"""

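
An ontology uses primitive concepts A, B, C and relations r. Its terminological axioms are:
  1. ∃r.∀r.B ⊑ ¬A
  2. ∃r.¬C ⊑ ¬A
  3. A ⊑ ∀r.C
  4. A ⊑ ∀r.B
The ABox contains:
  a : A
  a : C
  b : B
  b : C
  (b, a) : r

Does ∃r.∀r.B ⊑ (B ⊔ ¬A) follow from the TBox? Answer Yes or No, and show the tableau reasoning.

Yes

1. ∃r.∀r.B ⊑ (B ⊔ ¬A)  ⇔  (∃r.∀r.B ⊓ (¬B ⊓ A)) unsat w.r.t. T
   all branches close; clash {A, ¬A} at x₀
2. Hence ∃r.∀r.B ⊑ (B ⊔ ¬A): entailed.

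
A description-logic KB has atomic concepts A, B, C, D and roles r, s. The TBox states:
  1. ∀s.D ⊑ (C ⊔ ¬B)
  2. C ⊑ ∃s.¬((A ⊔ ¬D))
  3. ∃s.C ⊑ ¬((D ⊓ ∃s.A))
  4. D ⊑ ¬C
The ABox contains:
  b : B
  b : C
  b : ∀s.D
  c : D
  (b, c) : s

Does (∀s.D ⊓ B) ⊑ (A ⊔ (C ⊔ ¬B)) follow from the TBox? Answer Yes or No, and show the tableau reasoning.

1. (∀s.D ⊓ B) ⊑ (A ⊔ (C ⊔ ¬B))  ⇔  ((∀s.D ⊓ B) ⊓ (¬A ⊓ (¬C ⊓ B))) unsat w.r.t. T
   all branches close; clash {B, ¬B} at x₀
2. Hence (∀s.D ⊓ B) ⊑ (A ⊔ (C ⊔ ¬B)): entailed.

Yes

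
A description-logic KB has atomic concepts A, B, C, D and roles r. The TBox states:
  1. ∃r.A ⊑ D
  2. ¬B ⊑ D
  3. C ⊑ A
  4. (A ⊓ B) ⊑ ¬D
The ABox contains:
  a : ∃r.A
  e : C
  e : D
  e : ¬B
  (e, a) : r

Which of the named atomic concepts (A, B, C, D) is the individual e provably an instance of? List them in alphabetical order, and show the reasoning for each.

1. e : A?  L(e) = {C, D, ¬B} ∪ {¬A}
   clash {A, ¬A} at e — e ∈ A
2. e : B?  L(e) = {C, D, ¬B} ∪ {¬B}
   apply at e: C⊑A
   open: L(e) ⊇ {A, C, D, ¬B} — e ∉ B possible
3. e : C?  L(e) = {C, D, ¬B} ∪ {¬C}
   clash {C, ¬C} at e — e ∈ C
4. e : D?  L(e) = {C, D, ¬B} ∪ {¬D}
   clash {D, ¬D} at e — e ∈ D
5. Entailed for e: {A, C, D}

{A, C, D}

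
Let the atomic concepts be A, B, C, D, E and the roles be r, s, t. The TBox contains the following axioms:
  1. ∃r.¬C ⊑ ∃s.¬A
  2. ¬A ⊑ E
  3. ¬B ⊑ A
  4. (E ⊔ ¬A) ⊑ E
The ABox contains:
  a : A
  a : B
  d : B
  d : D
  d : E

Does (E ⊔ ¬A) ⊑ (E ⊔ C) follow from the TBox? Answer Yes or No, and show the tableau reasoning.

Yes

1. (E ⊔ ¬A) ⊑ (E ⊔ C)  ⇔  ((E ⊔ ¬A) ⊓ (¬E ⊓ ¬C)) unsat w.r.t. T
   all branches close; clash {E, ¬E} at x₀
2. Hence (E ⊔ ¬A) ⊑ (E ⊔ C): entailed.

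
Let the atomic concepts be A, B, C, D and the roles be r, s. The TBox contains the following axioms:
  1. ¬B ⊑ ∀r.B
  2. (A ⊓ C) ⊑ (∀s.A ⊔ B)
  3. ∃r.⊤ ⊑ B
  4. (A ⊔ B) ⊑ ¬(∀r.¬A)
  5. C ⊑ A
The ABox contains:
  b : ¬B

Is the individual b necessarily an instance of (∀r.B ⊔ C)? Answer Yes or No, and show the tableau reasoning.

Yes

1. b : (∀r.B ⊔ C)?  L(b) = {¬B} ∪ {(∃r.¬B ⊓ ¬C)}
   clash {B, ¬B} at b — b ∈ (∀r.B ⊔ C)
2. Hence b : (∀r.B ⊔ C): entailed.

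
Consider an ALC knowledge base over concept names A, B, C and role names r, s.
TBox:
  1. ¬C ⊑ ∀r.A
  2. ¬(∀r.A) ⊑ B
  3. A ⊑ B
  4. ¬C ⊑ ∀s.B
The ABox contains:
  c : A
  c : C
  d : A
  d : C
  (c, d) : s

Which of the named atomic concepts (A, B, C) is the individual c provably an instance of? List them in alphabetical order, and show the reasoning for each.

1. c : A?  L(c) = {A, C} ∪ {¬A}
   clash {A, ¬A} at c — c ∈ A
2. c : B?  L(c) = {A, C} ∪ {¬B}
   clash {B, ¬B} at c — c ∈ B
3. c : C?  L(c) = {A, C} ∪ {¬C}
   clash {C, ¬C} at c — c ∈ C
4. Entailed for c: {A, B, C}

{A, B, C}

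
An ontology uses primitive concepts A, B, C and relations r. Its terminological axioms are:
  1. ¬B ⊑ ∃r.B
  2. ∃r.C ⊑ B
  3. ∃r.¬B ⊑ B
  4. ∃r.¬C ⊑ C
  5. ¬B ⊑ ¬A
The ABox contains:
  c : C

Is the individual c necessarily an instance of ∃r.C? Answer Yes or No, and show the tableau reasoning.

1. c : ∃r.C?  L(c) = {C} ∪ {∀r.¬C}
   open: L(c) ⊇ {B, C, ∀r.¬C} — c ∉ ∃r.C possible
2. Hence c : ∃r.C: not entailed.

No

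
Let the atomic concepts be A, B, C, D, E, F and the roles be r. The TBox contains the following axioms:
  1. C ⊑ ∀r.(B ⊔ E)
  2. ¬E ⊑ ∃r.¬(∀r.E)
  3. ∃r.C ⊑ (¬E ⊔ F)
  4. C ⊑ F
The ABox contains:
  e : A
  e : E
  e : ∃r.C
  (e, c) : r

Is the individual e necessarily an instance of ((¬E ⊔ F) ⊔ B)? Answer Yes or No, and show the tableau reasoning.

1. e : ((¬E ⊔ F) ⊔ B)?  L(e) = {A, E, ∃r.C} ∪ {((E ⊓ ¬F) ⊓ ¬B)}
   clash {F, ¬F} at e — e ∈ ((¬E ⊔ F) ⊔ B)
2. Hence e : ((¬E ⊔ F) ⊔ B): entailed.

Yes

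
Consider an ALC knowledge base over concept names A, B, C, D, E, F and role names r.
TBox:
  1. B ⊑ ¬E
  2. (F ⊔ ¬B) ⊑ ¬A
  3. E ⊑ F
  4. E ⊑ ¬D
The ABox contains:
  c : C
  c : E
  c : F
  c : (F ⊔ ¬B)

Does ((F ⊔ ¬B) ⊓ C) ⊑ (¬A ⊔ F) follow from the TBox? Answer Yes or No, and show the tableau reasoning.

Yes

1. ((F ⊔ ¬B) ⊓ C) ⊑ (¬A ⊔ F)  ⇔  (((F ⊔ ¬B) ⊓ C) ⊓ (A ⊓ ¬F)) unsat w.r.t. T
   all branches close; clash {F, ¬F} at x₀
2. Hence ((F ⊔ ¬B) ⊓ C) ⊑ (¬A ⊔ F): entailed.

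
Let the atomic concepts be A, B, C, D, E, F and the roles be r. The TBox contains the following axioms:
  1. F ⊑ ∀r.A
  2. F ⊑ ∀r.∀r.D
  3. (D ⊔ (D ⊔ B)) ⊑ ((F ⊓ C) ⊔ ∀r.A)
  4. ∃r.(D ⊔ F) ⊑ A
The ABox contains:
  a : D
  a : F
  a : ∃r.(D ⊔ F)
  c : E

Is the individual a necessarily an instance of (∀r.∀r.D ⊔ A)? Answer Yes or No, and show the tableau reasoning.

1. a : (∀r.∀r.D ⊔ A)?  L(a) = {D, F, ∃r.(D ⊔ F)} ∪ {(∃r.∃r.¬D ⊓ ¬A)}
   clash {A, ¬A} at a — a ∈ (∀r.∀r.D ⊔ A)
2. Hence a : (∀r.∀r.D ⊔ A): entailed.

Yes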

"""

- [Activity]: The expected output is the run of lines from the one that includes "2. F ⊑ ∀r.∀r.D" through the end of the listing above, exactly as they stand.

- [Your response]:
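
  2. F ⊑ ∀r.∀r.D
  3. (D ⊔ (D ⊔ B)) ⊑ ((F ⊓ C) ⊔ ∀r.A)
  4. ∃r.(D ⊔ F) ⊑ A
The ABox contains:
  a : D
  a : F
  a : ∃r.(D ⊔ F)
  c : E

Is the individual a necessarily an instance of (∀r.∀r.D ⊔ A)? Answer Yes or No, and show the tableau reasoning.

1. a : (∀r.∀r.D ⊔ A)?  L(a) = {D, F, ∃r.(D ⊔ F)} ∪ {(∃r.∃r.¬D ⊓ ¬A)}
   clash {A, ¬A} at a — a ∈ (∀r.∀r.D ⊔ A)
2. Hence a : (∀r.∀r.D ⊔ A): entailed.

Yes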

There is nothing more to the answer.